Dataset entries
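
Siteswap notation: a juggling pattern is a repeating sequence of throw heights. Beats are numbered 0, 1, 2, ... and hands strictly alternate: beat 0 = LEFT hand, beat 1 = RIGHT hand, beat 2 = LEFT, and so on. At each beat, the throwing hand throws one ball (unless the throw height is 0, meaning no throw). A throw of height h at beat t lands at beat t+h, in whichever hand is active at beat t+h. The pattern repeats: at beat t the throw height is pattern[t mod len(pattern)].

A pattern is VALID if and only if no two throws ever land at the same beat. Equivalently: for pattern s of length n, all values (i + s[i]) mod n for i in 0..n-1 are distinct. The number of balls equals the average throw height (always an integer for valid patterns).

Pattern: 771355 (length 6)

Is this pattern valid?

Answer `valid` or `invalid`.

Answer: invalid

Derivation:
i=0: (i + s[i]) mod n = (0 + 7) mod 6 = 1
i=1: (i + s[i]) mod n = (1 + 7) mod 6 = 2
i=2: (i + s[i]) mod n = (2 + 1) mod 6 = 3
i=3: (i + s[i]) mod n = (3 + 3) mod 6 = 0
i=4: (i + s[i]) mod n = (4 + 5) mod 6 = 3
i=5: (i + s[i]) mod n = (5 + 5) mod 6 = 4
Residues: [1, 2, 3, 0, 3, 4], distinct: False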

Exercise brief: Each of the records should be retyped exactly.

Result of the task:
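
Siteswap notation: a juggling pattern is a repeating sequence of throw heights. Beats are numbered 0, 1, 2, ... and hands strictly alternate: beat 0 = LEFT hand, beat 1 = RIGHT hand, beat 2 = LEFT, and so on. At each beat, the throwing hand throws one ball (unless the throw height is 0, meaning no throw). A throw of height h at beat t lands at beat t+h, in whichever hand is active at beat t+h. The pattern repeats: at beat t the throw height is pattern[t mod len(pattern)].

A pattern is VALID if and only if no two throws ever land at the same beat. Equivalently: for pattern s of length n, all values (i + s[i]) mod n for i in 0..n-1 are distinct. The number of balls equals the average throw height (always an integer for valid patterns).

Pattern: 771355 (length 6)

Is this pattern valid?

Answer `valid` or `invalid`.

Answer: invalid

Derivation:
i=0: (i + s[i]) mod n = (0 + 7) mod 6 = 1
i=1: (i + s[i]) mod n = (1 + 7) mod 6 = 2
i=2: (i + s[i]) mod n = (2 + 1) mod 6 = 3
i=3: (i + s[i]) mod n = (3 + 3) mod 6 = 0
i=4: (i + s[i]) mod n = (4 + 5) mod 6 = 3
i=5: (i + s[i]) mod n = (5 + 5) mod 6 = 4
Residues: [1, 2, 3, 0, 3, 4], distinct: False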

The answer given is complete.